((

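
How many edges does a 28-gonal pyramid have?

A pyramid on an n-gon base has one n-gon and n triangles: V = 28 + 1 = 29, E = 2·28 = 56, F = 28 + 1 = 29.

56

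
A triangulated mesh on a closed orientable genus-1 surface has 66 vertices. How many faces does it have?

132

χ = 2 − 2·1 = 0, and every face is a triangle so 3F = 2E.
V − E + F = 0 with E = 3F/2 gives 66 − (3/2 − 1)·F = 0, so F = 132 and E = 198.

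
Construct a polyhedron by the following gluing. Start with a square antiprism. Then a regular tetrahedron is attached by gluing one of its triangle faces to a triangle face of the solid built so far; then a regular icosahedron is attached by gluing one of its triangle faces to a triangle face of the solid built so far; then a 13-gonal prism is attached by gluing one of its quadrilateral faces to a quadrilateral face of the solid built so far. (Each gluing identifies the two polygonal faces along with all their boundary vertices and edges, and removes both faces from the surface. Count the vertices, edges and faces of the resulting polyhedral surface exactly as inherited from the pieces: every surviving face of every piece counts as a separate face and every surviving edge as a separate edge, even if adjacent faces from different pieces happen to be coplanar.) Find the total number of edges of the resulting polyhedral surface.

A square antiprism: V=8, E=16, F=10.
Attach a regular tetrahedron (V=4, E=6, F=4) along a 3-gon: merge 3 vertices and 3 edges, delete both glued faces → V=9, E=19, F=12.
Attach a regular icosahedron (V=12, E=30, F=20) along a 3-gon: merge 3 vertices and 3 edges, delete both glued faces → V=18, E=46, F=30.
Attach a 13-gonal prism (V=26, E=39, F=15) along a 4-gon: merge 4 vertices and 4 edges, delete both glued faces → V=40, E=81, F=43.
Check: V − E + F = 40 − 81 + 43 = 2.

81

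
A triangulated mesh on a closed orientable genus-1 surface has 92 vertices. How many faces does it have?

184

χ = 2 − 2·1 = 0, and every face is a triangle so 3F = 2E.
V − E + F = 0 with E = 3F/2 gives 92 − (3/2 − 1)·F = 0, so F = 184 and E = 276.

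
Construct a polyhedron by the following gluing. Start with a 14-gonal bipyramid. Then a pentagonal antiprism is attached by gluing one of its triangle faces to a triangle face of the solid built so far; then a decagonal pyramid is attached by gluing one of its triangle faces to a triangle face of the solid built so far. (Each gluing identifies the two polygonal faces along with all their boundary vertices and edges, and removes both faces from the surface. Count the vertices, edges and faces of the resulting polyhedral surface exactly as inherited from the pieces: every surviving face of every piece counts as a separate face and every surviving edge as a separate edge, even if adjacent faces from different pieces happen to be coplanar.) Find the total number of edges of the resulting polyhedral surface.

76

A 14-gonal bipyramid: V=16, E=42, F=28.
Attach a pentagonal antiprism (V=10, E=20, F=12) along a 3-gon: merge 3 vertices and 3 edges, delete both glued faces → V=23, E=59, F=38.
Attach a decagonal pyramid (V=11, E=20, F=11) along a 3-gon: merge 3 vertices and 3 edges, delete both glued faces → V=31, E=76, F=47.
Check: V − E + F = 31 − 76 + 47 = 2.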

))

**Task instructions**: Only the lines from the one containing "with a 14-gonal" through the final line above should be duplicated, exactly as they stand.

**Response area**:
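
Construct a polyhedron by the following gluing. Start with a 14-gonal bipyramid. Then a pentagonal antiprism is attached by gluing one of its triangle faces to a triangle face of the solid built so far; then a decagonal pyramid is attached by gluing one of its triangle faces to a triangle face of the solid built so far. (Each gluing identifies the two polygonal faces along with all their boundary vertices and edges, and removes both faces from the surface. Count the vertices, edges and faces of the resulting polyhedral surface exactly as inherited from the pieces: every surviving face of every piece counts as a separate face and every surviving edge as a separate edge, even if adjacent faces from different pieces happen to be coplanar.) Find the total number of edges of the resulting polyhedral surface.

76

A 14-gonal bipyramid: V=16, E=42, F=28.
Attach a pentagonal antiprism (V=10, E=20, F=12) along a 3-gon: merge 3 vertices and 3 edges, delete both glued faces → V=23, E=59, F=38.
Attach a decagonal pyramid (V=11, E=20, F=11) along a 3-gon: merge 3 vertices and 3 edges, delete both glued faces → V=31, E=76, F=47.
Check: V − E + F = 31 − 76 + 47 = 2.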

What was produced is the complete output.